| Data |
<<<<

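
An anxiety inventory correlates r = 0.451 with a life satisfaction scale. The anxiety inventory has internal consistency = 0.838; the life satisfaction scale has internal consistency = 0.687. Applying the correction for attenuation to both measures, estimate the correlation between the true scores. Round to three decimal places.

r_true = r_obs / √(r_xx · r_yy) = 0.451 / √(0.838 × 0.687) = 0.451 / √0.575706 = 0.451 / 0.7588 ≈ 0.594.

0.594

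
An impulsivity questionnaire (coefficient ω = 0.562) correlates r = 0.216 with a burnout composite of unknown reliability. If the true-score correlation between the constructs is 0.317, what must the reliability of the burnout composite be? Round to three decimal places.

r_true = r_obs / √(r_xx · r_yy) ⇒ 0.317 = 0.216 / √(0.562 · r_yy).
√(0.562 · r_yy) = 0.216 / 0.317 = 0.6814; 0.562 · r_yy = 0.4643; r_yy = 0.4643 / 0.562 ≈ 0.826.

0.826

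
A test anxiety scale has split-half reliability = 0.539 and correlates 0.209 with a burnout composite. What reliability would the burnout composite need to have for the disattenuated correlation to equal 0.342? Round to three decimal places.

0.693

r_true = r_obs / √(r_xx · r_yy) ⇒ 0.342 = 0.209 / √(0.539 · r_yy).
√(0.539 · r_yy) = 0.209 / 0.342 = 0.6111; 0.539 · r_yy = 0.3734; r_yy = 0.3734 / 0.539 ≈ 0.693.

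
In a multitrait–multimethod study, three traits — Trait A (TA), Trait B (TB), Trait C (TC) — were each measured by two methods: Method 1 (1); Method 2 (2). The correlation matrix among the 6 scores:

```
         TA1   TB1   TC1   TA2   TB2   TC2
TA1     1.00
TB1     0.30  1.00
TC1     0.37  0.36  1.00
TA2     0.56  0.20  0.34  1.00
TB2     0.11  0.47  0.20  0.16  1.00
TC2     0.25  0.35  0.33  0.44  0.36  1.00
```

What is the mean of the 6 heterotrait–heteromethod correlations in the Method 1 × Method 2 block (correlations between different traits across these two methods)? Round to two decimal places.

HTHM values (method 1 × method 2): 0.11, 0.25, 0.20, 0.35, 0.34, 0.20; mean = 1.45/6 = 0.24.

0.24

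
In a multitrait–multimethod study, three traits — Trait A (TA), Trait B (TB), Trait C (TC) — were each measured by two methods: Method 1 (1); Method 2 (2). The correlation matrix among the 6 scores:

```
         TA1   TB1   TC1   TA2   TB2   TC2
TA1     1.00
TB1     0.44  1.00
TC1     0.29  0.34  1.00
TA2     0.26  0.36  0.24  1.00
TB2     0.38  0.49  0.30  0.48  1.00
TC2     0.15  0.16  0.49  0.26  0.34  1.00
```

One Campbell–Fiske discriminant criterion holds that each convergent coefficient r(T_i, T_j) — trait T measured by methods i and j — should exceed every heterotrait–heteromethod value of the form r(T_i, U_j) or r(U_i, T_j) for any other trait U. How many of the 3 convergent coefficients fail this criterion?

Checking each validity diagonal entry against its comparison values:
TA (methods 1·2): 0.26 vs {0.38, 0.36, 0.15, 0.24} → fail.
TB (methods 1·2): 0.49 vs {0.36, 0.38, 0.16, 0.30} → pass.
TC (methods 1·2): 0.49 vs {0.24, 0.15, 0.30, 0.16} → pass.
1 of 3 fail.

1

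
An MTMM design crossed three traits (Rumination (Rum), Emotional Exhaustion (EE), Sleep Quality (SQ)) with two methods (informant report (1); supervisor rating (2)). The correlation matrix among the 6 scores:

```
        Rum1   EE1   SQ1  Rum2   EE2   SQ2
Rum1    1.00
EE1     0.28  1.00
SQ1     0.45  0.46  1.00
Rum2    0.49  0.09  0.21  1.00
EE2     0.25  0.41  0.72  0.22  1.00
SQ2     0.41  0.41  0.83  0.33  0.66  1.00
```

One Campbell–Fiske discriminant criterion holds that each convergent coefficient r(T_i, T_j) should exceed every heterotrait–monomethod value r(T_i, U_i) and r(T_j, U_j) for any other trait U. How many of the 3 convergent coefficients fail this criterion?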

>>>>

| Try it |
Restate every entry above word for word.

| Written solution |
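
An anxiety inventory correlates r = 0.451 with a life satisfaction scale. The anxiety inventory has internal consistency = 0.838; the life satisfaction scale has internal consistency = 0.687. Applying the correction for attenuation to both measures, estimate the correlation between the true scores. Round to three decimal places.

r_true = r_obs / √(r_xx · r_yy) = 0.451 / √(0.838 × 0.687) = 0.451 / √0.575706 = 0.451 / 0.7588 ≈ 0.594.

0.594

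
An impulsivity questionnaire (coefficient ω = 0.562) correlates r = 0.216 with a burnout composite of unknown reliability. If the true-score correlation between the constructs is 0.317, what must the reliability of the burnout composite be? Round to three decimal places.

r_true = r_obs / √(r_xx · r_yy) ⇒ 0.317 = 0.216 / √(0.562 · r_yy).
√(0.562 · r_yy) = 0.216 / 0.317 = 0.6814; 0.562 · r_yy = 0.4643; r_yy = 0.4643 / 0.562 ≈ 0.826.

0.826

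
A test anxiety scale has split-half reliability = 0.539 and correlates 0.209 with a burnout composite. What reliability would the burnout composite need to have for the disattenuated correlation to equal 0.342? Round to three decimal places.

0.693

r_true = r_obs / √(r_xx · r_yy) ⇒ 0.342 = 0.209 / √(0.539 · r_yy).
√(0.539 · r_yy) = 0.209 / 0.342 = 0.6111; 0.539 · r_yy = 0.3734; r_yy = 0.3734 / 0.539 ≈ 0.693.

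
In a multitrait–multimethod study, three traits — Trait A (TA), Trait B (TB), Trait C (TC) — were each measured by two methods: Method 1 (1); Method 2 (2). The correlation matrix among the 6 scores:

```
         TA1   TB1   TC1   TA2   TB2   TC2
TA1     1.00
TB1     0.30  1.00
TC1     0.37  0.36  1.00
TA2     0.56  0.20  0.34  1.00
TB2     0.11  0.47  0.20  0.16  1.00
TC2     0.25  0.35  0.33  0.44  0.36  1.00
```

What is the mean of the 6 heterotrait–heteromethod correlations in the Method 1 × Method 2 block (correlations between different traits across these two methods)? Round to two decimal places.

HTHM values (method 1 × method 2): 0.11, 0.25, 0.20, 0.35, 0.34, 0.20; mean = 1.45/6 = 0.24.

0.24

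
In a multitrait–multimethod study, three traits — Trait A (TA), Trait B (TB), Trait C (TC) — were each measured by two methods: Method 1 (1); Method 2 (2). The correlation matrix among the 6 scores:

```
         TA1   TB1   TC1   TA2   TB2   TC2
TA1     1.00
TB1     0.44  1.00
TC1     0.29  0.34  1.00
TA2     0.26  0.36  0.24  1.00
TB2     0.38  0.49  0.30  0.48  1.00
TC2     0.15  0.16  0.49  0.26  0.34  1.00
```

One Campbell–Fiske discriminant criterion holds that each convergent coefficient r(T_i, T_j) — trait T measured by methods i and j — should exceed every heterotrait–heteromethod value of the form r(T_i, U_j) or r(U_i, T_j) for any other trait U. How many of the 3 convergent coefficients fail this criterion?

Checking each validity diagonal entry against its comparison values:
TA (methods 1·2): 0.26 vs {0.38, 0.36, 0.15, 0.24} → fail.
TB (methods 1·2): 0.49 vs {0.36, 0.38, 0.16, 0.30} → pass.
TC (methods 1·2): 0.49 vs {0.24, 0.15, 0.30, 0.16} → pass.
1 of 3 fail.

1

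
An MTMM design crossed three traits (Rumination (Rum), Emotional Exhaustion (EE), Sleep Quality (SQ)) with two methods (informant report (1); supervisor rating (2)). The correlation matrix among the 6 scores:

```
        Rum1   EE1   SQ1  Rum2   EE2   SQ2
Rum1    1.00
EE1     0.28  1.00
SQ1     0.45  0.46  1.00
Rum2    0.49  0.09  0.21  1.00
EE2     0.25  0.41  0.72  0.22  1.00
SQ2     0.41  0.41  0.83  0.33  0.66  1.00
```

One Campbell–Fiske discriminant criterion holds that each convergent coefficient r(T_i, T_j) should exceed every heterotrait–monomethod value r(T_i, U_i) and r(T_j, U_j) for any other trait U. How many of the 3 convergent coefficients fail this criterion?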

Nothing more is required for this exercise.